§ Data in this exercise:
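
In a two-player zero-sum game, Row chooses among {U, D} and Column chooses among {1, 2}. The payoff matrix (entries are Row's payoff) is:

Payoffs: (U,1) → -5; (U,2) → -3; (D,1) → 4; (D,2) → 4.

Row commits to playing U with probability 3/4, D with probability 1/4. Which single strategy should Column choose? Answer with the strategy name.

If Column plays 1, Row's expected payoff is (3/4)·(-5) + (1/4)·4 = -11/4.
If Column plays 2, Row's expected payoff is (3/4)·(-3) + (1/4)·4 = -5/4.
Column minimizes Row's payoff; the smallest is -11/4, so the best response is 1.

1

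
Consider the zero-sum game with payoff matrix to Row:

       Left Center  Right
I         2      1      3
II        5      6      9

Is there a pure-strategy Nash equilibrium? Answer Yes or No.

Yes

Row minima: I → 1, II → 5; maximin = 5.
Column maxima: Left → 5, Center → 6, Right → 9; minimax = 5.
maximin = minimax = 5, so a saddle point exists.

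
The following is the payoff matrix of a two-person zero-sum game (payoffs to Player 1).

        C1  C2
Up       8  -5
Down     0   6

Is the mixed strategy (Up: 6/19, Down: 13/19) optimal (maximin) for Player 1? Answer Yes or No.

Yes

Against C1 this mix gives (6/19)·8 + (13/19)·0 = 48/19.
Against C2 this mix gives (6/19)·(-5) + (13/19)·6 = 48/19.
All of Player 2's active replies (C1, C2) yield 48/19, and no column does worse for Player 1. The mix makes Player 2 indifferent and guarantees 48/19, so it is optimal.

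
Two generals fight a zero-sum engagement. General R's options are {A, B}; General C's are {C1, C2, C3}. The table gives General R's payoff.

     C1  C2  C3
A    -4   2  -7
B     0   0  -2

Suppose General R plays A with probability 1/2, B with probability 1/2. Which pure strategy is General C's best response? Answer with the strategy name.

If General C plays C1, General R's expected payoff is (1/2)·(-4) + (1/2)·0 = -2.
If General C plays C2, General R's expected payoff is (1/2)·2 + (1/2)·0 = 1.
If General C plays C3, General R's expected payoff is (1/2)·(-7) + (1/2)·(-2) = -9/2.
General C minimizes General R's payoff; the smallest is -9/2, so the best response is C3.

C3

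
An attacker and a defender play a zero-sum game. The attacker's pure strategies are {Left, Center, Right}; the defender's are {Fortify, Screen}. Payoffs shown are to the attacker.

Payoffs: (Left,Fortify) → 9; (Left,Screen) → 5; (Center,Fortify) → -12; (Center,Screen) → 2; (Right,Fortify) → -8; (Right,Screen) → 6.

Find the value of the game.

47/9

Row minima: Left → 5, Center → -12, Right → -8; maximin = 5.
Column maxima: Fortify → 9, Screen → 6; minimax = 6.
5 ≠ 6, so there is no saddle point; optimal play is mixed.
Center is strictly dominated by Left, so the attacker never plays it.
On the remaining 2×2 (Left, Right vs Fortify, Screen):
Let the attacker play Left with probability p. Expected payoff against Fortify: 9p + (-8)(1−p) = 17p − 8; against Screen: 5p + 6(1−p) = −p + 6.
Setting these equal: 17p − 8 = −p + 6 ⇒ 18p = 14 ⇒ p = 7/9, and the value is (17)·(7/9) − 8 = 47/9.
For the defender: with q = P(Fortify), equating Left's and Right's payoffs gives 4q + 5 = −14q + 6 ⇒ q = 1/18.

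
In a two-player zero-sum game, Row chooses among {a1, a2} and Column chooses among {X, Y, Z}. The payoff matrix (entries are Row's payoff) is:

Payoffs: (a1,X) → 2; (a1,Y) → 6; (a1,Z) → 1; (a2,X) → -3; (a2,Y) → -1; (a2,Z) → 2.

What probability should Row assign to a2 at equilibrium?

Row minima: a1 → 1, a2 → -3; maximin = 1.
Column maxima: X → 2, Y → 6, Z → 2; minimax = 2.
1 ≠ 2, so there is no saddle point; optimal play is mixed.
Y is strictly dominated by X (it gives Row strictly more in every row), so Column never plays it.
On the remaining 2×2 (a1, a2 vs X, Z):
Let Row play a1 with probability p. Expected payoff against X: 2p + (-3)(1−p) = 5p − 3; against Z: 1p + 2(1−p) = −p + 2.
Setting these equal: 5p − 3 = −p + 2 ⇒ 6p = 5 ⇒ p = 5/6, and the value is (5)·(5/6) − 3 = 7/6.
For Column: with q = P(X), equating a1's and a2's payoffs gives q + 1 = −5q + 2 ⇒ q = 1/6.

1/6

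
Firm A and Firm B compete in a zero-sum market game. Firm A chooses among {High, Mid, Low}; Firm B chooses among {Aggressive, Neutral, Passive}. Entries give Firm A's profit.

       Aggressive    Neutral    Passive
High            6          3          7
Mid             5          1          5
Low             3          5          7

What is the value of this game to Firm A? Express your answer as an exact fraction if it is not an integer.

Row minima: High → 3, Mid → 1, Low → 3; maximin = 3.
Column maxima: Aggressive → 6, Neutral → 5, Passive → 7; minimax = 5.
3 ≠ 5, so there is no saddle point; optimal play is mixed.
Mid is strictly dominated by High, so Firm A never plays it.
With Mid eliminated, Passive is strictly dominated by Aggressive (it gives Firm A strictly more in every remaining row), so Firm B never plays it.
On the remaining 2×2 (High, Low vs Aggressive, Neutral):
Let Firm A play High with probability p. Expected payoff against Aggressive: 6p + 3(1−p) = 3p + 3; against Neutral: 3p + 5(1−p) = −2p + 5.
Setting these equal: 3p + 3 = −2p + 5 ⇒ 5p = 2 ⇒ p = 2/5, and the value is (3)·(2/5) + 3 = 21/5.
For Firm B: with q = P(Aggressive), equating High's and Low's payoffs gives 3q + 3 = −2q + 5 ⇒ q = 2/5.

21/5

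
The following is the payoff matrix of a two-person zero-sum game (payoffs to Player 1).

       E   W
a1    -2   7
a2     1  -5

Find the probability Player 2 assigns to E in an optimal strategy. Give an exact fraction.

4/5

Row minima: a1 → -2, a2 → -5; maximin = -2.
Column maxima: E → 1, W → 7; minimax = 1.
-2 ≠ 1, so there is no saddle point; optimal play is mixed.
Let Player 1 play a1 with probability p. Expected payoff against E: (-2)p + 1(1−p) = −3p + 1; against W: 7p + (-5)(1−p) = 12p − 5.
Setting these equal: −3p + 1 = 12p − 5 ⇒ −15p = -6 ⇒ p = 2/5, and the value is (-3)·(2/5) + 1 = -1/5.
For Player 2: with q = P(E), equating a1's and a2's payoffs gives −9q + 7 = 6q − 5 ⇒ q = 4/5.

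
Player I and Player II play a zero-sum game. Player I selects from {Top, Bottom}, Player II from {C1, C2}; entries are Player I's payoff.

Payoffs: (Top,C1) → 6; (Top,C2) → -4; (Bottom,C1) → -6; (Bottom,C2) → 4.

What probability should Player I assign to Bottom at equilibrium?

Row minima: Top → -4, Bottom → -6; maximin = -4.
Column maxima: C1 → 6, C2 → 4; minimax = 4.
-4 ≠ 4, so there is no saddle point; optimal play is mixed.
Let Player I play Top with probability p. Expected payoff against C1: 6p + (-6)(1−p) = 12p − 6; against C2: (-4)p + 4(1−p) = −8p + 4.
Setting these equal: 12p − 6 = −8p + 4 ⇒ 20p = 10 ⇒ p = 1/2, and the value is (12)·(1/2) − 6 = 0.
For Player II: with q = P(C1), equating Top's and Bottom's payoffs gives 10q − 4 = −10q + 4 ⇒ q = 2/5.

1/2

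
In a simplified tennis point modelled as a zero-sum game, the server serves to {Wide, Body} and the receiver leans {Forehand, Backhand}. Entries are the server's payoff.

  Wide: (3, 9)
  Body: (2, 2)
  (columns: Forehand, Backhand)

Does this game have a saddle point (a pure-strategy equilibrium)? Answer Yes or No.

Row minima: Wide → 3, Body → 2; maximin = 3.
Column maxima: Forehand → 3, Backhand → 9; minimax = 3.
maximin = minimax = 3, so a saddle point exists.

Yes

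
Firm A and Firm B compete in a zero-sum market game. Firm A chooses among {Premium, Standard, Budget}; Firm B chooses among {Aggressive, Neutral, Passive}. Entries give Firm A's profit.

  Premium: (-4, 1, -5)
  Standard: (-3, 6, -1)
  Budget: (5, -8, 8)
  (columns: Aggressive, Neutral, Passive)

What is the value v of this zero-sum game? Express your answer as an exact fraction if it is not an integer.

3/11

Row minima: Premium → -5, Standard → -3, Budget → -8; maximin = -3.
Column maxima: Aggressive → 5, Neutral → 6, Passive → 8; minimax = 5.
-3 ≠ 5, so there is no saddle point; optimal play is mixed.
Premium is strictly dominated by Standard, so Firm A never plays it.
With Premium eliminated, Passive is strictly dominated by Aggressive (it gives Firm A strictly more in every remaining row), so Firm B never plays it.
On the remaining 2×2 (Standard, Budget vs Aggressive, Neutral):
Let Firm A play Standard with probability p. Expected payoff against Aggressive: (-3)p + 5(1−p) = −8p + 5; against Neutral: 6p + (-8)(1−p) = 14p − 8.
Setting these equal: −8p + 5 = 14p − 8 ⇒ −22p = -13 ⇒ p = 13/22, and the value is (-8)·(13/22) + 5 = 3/11.
For Firm B: with q = P(Aggressive), equating Standard's and Budget's payoffs gives −9q + 6 = 13q − 8 ⇒ q = 7/11.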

§ Required work:
Set each line down exactly, beginning at the one containing "(columns: Aggressive, Neutral, Passive)" and ending at the last line of the material above.

§ Your response:
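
  (columns: Aggressive, Neutral, Passive)

What is the value v of this zero-sum game? Express your answer as an exact fraction if it is not an integer.

3/11

Row minima: Premium → -5, Standard → -3, Budget → -8; maximin = -3.
Column maxima: Aggressive → 5, Neutral → 6, Passive → 8; minimax = 5.
-3 ≠ 5, so there is no saddle point; optimal play is mixed.
Premium is strictly dominated by Standard, so Firm A never plays it.
With Premium eliminated, Passive is strictly dominated by Aggressive (it gives Firm A strictly more in every remaining row), so Firm B never plays it.
On the remaining 2×2 (Standard, Budget vs Aggressive, Neutral):
Let Firm A play Standard with probability p. Expected payoff against Aggressive: (-3)p + 5(1−p) = −8p + 5; against Neutral: 6p + (-8)(1−p) = 14p − 8.
Setting these equal: −8p + 5 = 14p − 8 ⇒ −22p = -13 ⇒ p = 13/22, and the value is (-8)·(13/22) + 5 = 3/11.
For Firm B: with q = P(Aggressive), equating Standard's and Budget's payoffs gives −9q + 6 = 13q − 8 ⇒ q = 7/11.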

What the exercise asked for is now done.